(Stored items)

== == ==

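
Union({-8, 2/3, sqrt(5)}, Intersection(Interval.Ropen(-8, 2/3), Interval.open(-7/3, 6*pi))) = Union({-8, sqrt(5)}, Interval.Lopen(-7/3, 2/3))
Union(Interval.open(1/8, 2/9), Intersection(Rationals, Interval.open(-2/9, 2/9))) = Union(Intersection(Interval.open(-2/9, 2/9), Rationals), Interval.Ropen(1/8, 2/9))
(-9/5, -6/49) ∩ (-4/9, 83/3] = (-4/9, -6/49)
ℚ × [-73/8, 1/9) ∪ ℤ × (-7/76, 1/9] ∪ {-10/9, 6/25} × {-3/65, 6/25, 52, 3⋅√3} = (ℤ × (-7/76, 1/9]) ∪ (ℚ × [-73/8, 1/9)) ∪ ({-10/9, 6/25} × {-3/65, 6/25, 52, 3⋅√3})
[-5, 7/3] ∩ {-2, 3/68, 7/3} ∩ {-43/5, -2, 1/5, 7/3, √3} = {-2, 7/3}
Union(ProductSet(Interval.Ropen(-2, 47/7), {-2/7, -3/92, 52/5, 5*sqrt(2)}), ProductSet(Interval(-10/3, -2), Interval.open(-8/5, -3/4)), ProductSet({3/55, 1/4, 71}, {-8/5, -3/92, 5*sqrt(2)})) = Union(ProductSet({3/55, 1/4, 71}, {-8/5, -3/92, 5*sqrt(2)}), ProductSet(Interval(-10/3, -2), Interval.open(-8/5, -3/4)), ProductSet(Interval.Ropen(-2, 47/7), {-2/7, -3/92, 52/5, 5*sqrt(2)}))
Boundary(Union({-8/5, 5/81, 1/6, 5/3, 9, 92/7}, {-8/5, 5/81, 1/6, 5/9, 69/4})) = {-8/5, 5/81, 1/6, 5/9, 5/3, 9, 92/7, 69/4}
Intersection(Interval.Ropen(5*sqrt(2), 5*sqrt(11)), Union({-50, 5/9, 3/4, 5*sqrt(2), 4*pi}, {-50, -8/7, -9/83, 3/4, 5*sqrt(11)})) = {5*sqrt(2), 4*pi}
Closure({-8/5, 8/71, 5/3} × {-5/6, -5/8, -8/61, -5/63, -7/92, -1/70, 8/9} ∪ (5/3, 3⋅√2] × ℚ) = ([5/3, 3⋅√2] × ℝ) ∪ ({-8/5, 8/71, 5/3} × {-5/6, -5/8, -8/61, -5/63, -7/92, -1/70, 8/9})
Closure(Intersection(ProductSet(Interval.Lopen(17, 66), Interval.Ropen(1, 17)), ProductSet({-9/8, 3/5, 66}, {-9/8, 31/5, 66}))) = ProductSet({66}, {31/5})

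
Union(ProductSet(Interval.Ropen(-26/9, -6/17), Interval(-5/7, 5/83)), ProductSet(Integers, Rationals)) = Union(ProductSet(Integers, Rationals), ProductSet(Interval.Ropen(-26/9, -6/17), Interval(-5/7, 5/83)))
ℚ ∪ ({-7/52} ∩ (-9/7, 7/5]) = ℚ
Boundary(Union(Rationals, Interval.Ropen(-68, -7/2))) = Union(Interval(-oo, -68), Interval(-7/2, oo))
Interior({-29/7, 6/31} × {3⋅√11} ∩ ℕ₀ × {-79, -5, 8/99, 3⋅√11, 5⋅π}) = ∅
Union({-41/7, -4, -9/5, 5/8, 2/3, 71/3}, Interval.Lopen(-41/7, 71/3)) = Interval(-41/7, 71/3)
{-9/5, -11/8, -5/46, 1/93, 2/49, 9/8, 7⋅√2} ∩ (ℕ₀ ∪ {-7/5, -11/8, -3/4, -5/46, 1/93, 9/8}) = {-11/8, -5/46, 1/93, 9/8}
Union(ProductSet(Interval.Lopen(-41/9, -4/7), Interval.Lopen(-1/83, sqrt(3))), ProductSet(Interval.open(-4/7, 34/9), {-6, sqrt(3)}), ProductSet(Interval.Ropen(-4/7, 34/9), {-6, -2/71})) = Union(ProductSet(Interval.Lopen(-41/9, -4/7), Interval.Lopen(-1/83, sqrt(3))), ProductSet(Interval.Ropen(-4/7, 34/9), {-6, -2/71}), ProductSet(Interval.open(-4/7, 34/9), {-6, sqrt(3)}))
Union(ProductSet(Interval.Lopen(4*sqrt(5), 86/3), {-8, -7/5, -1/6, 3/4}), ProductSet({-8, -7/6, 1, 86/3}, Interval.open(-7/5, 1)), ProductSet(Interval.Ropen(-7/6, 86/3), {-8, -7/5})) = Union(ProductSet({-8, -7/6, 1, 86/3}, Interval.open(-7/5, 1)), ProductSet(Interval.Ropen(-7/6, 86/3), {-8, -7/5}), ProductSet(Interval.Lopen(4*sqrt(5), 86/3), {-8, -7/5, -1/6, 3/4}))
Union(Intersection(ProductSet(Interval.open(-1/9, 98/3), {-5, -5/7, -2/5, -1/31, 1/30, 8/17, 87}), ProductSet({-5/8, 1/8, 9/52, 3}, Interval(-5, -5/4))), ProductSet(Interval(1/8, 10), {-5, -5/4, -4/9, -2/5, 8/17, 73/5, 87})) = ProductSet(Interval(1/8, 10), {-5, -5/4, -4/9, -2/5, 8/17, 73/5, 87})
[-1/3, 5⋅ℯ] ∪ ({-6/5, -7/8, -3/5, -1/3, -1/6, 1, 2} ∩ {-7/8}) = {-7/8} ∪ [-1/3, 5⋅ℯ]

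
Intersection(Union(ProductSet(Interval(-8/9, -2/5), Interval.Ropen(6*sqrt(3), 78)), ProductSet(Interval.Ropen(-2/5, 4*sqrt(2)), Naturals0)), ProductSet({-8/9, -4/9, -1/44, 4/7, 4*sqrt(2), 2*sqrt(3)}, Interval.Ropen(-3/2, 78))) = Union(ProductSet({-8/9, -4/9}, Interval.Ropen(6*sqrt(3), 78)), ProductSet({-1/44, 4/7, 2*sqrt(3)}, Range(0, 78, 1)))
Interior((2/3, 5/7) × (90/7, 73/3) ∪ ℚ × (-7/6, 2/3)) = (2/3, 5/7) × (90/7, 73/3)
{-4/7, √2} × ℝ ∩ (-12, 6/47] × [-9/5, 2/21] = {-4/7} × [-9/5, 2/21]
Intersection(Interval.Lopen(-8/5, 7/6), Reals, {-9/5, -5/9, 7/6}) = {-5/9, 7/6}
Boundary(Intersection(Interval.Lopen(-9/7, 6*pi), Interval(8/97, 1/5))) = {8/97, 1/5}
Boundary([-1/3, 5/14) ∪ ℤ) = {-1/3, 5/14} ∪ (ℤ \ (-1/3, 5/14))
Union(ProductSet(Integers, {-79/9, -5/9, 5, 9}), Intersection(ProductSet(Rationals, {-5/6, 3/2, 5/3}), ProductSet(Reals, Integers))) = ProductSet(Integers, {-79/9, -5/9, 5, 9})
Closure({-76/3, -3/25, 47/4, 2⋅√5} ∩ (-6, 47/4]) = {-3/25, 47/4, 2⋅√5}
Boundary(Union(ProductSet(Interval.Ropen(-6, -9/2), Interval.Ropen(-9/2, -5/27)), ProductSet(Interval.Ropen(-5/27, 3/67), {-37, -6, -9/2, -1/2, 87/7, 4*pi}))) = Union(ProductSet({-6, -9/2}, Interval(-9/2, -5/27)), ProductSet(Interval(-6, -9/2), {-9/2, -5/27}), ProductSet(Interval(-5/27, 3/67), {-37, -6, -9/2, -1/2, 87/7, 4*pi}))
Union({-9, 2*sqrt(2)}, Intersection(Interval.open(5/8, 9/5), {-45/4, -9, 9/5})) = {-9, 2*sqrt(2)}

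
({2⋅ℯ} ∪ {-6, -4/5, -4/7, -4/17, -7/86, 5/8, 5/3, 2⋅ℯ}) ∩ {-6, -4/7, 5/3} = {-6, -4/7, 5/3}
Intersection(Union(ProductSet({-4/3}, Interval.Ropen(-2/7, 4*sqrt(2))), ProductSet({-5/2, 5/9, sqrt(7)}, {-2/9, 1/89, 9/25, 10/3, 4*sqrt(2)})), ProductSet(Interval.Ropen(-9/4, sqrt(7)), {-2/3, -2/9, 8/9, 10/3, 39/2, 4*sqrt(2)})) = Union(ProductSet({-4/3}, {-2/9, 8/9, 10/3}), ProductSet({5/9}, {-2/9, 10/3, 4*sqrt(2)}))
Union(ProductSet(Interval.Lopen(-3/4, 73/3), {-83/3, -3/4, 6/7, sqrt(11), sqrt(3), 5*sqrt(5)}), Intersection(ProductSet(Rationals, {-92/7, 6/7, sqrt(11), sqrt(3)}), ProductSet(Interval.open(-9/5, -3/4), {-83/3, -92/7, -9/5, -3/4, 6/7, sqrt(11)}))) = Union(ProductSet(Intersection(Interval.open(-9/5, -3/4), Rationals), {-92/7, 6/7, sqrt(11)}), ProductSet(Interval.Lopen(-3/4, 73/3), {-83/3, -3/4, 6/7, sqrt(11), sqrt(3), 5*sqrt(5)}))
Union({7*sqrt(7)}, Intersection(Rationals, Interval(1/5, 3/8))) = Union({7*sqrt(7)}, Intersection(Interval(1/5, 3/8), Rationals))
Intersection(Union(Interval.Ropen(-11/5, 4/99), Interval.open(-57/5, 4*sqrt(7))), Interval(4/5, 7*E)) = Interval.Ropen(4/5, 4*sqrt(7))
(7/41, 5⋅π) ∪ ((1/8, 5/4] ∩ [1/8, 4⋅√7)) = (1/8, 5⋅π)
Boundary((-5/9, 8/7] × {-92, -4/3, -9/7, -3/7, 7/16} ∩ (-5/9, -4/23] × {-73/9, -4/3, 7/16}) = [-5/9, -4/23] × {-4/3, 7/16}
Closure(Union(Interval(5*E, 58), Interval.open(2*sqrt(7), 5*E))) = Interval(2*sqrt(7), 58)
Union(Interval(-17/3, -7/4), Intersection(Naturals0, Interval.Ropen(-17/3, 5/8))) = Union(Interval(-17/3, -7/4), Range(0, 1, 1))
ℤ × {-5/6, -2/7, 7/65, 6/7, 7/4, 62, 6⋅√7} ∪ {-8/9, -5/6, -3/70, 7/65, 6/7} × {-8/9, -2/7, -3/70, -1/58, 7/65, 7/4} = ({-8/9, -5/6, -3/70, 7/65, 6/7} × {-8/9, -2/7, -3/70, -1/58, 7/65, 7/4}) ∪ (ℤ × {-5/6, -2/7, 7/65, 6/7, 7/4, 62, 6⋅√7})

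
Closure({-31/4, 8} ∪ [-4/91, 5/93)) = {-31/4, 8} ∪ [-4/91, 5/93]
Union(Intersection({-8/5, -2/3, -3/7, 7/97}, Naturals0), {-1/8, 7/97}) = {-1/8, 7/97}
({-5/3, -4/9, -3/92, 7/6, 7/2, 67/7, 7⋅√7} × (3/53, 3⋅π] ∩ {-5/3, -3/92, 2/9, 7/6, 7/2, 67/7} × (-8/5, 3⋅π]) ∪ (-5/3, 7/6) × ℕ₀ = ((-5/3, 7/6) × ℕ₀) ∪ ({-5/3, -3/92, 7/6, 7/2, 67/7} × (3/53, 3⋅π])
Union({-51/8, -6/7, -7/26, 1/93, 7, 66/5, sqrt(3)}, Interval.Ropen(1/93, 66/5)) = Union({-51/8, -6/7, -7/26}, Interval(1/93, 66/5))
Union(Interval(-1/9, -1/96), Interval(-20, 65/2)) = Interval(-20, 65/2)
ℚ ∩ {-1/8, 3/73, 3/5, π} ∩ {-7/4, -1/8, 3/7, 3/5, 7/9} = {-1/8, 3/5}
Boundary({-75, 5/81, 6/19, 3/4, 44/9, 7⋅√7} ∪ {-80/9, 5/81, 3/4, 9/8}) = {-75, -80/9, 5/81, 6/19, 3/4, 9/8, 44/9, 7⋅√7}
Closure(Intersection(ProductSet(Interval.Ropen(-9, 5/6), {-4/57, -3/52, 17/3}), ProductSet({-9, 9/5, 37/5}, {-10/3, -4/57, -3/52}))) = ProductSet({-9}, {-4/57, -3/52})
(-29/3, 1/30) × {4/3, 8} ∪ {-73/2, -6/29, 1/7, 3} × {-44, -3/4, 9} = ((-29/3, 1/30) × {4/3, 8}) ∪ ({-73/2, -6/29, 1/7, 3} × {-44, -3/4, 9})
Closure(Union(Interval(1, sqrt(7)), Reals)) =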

== == ==

▶ The task: Where the word "Reals" shows up in a line of the records above, count that line; then give the count by itself.

▶ Response to the exercise: 3